Copy the lines below verbatim, but only from the line containing "Use epsilon-delta /" through the end of the data.

--- AVAILABLE DATA Enclosed Below ---

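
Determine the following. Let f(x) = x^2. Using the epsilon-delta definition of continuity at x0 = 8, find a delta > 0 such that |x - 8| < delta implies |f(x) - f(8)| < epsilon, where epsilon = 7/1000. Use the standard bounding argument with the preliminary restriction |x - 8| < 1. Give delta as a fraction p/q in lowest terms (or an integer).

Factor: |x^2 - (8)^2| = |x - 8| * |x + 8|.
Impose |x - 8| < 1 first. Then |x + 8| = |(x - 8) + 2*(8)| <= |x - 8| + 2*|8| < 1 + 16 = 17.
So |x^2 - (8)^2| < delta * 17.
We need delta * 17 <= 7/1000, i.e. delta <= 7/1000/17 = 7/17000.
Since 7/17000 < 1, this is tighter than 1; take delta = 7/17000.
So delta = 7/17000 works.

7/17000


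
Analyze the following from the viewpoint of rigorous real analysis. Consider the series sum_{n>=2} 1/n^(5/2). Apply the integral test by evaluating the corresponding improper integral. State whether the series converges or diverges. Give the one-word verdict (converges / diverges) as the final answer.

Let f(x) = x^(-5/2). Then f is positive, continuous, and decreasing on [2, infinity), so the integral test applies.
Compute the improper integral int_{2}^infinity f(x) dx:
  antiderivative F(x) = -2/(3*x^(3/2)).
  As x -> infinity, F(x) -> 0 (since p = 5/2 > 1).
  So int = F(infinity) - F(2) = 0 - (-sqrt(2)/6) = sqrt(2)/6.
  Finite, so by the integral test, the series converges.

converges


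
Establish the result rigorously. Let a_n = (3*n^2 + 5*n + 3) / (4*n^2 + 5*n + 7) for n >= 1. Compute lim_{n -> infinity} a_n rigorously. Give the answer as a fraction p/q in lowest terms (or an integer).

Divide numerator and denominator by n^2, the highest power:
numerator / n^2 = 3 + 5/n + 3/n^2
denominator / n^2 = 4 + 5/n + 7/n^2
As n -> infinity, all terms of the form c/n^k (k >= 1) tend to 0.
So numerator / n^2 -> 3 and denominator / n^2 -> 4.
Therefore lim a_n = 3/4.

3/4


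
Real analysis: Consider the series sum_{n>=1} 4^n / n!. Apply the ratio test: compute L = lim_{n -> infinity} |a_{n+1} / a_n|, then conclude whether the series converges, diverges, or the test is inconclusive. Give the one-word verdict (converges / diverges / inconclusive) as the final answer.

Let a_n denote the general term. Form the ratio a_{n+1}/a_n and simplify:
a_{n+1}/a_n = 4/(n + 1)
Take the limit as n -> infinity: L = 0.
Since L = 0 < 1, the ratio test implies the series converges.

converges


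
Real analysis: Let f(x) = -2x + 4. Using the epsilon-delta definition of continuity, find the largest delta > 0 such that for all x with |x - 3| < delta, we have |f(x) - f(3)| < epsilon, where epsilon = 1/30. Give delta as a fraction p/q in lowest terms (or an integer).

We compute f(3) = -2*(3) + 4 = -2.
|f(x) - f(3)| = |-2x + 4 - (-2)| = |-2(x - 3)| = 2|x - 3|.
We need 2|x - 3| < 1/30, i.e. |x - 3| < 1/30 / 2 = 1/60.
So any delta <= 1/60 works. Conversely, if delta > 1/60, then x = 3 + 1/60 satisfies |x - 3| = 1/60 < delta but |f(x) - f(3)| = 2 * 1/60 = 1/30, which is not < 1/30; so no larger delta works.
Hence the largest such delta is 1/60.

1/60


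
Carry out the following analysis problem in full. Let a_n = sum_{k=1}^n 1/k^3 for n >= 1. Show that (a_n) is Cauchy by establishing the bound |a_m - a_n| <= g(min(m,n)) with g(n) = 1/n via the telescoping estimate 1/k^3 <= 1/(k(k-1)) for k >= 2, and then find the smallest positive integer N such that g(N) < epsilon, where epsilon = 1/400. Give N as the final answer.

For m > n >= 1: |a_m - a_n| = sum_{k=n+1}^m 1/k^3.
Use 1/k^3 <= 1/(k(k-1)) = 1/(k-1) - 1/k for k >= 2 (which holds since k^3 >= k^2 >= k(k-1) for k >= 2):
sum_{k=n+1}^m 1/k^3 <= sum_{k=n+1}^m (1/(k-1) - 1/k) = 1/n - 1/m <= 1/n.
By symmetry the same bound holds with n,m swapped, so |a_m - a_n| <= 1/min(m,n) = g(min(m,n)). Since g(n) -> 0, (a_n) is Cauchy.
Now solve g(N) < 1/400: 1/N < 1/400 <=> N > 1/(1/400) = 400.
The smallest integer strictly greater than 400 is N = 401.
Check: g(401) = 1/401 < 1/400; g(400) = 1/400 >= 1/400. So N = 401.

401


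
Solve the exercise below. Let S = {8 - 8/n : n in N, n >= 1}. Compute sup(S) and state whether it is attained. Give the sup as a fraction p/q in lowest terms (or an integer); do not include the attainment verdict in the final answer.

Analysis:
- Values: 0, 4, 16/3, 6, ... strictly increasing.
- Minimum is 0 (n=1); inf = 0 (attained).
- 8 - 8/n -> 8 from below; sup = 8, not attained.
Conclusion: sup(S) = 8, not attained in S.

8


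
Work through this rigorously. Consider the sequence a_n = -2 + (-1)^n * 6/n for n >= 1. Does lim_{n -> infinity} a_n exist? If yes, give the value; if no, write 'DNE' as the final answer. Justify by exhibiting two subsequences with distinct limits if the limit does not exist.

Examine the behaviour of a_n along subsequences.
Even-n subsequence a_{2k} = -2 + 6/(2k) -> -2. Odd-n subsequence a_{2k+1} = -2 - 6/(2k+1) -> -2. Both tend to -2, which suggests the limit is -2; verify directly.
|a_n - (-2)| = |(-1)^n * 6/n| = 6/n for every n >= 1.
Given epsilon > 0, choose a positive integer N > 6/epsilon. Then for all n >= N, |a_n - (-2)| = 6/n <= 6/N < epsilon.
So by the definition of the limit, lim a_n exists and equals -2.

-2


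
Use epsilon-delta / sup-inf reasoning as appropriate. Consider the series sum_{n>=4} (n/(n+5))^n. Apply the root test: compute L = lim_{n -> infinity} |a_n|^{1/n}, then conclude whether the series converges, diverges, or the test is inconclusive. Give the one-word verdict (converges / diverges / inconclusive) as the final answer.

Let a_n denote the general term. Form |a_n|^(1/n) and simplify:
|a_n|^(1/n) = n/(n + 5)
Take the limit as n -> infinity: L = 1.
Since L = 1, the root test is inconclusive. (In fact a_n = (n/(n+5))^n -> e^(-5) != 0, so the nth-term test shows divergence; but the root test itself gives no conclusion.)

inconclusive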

--- End of Enclosed AVAILABLE DATA ---

» PROBLEM SOLUTION:
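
Use epsilon-delta / sup-inf reasoning as appropriate. Consider the series sum_{n>=4} (n/(n+5))^n. Apply the root test: compute L = lim_{n -> infinity} |a_n|^{1/n}, then conclude whether the series converges, diverges, or the test is inconclusive. Give the one-word verdict (converges / diverges / inconclusive) as the final answer.

Let a_n denote the general term. Form |a_n|^(1/n) and simplify:
|a_n|^(1/n) = n/(n + 5)
Take the limit as n -> infinity: L = 1.
Since L = 1, the root test is inconclusive. (In fact a_n = (n/(n+5))^n -> e^(-5) != 0, so the nth-term test shows divergence; but the root test itself gives no conclusion.)

inconclusive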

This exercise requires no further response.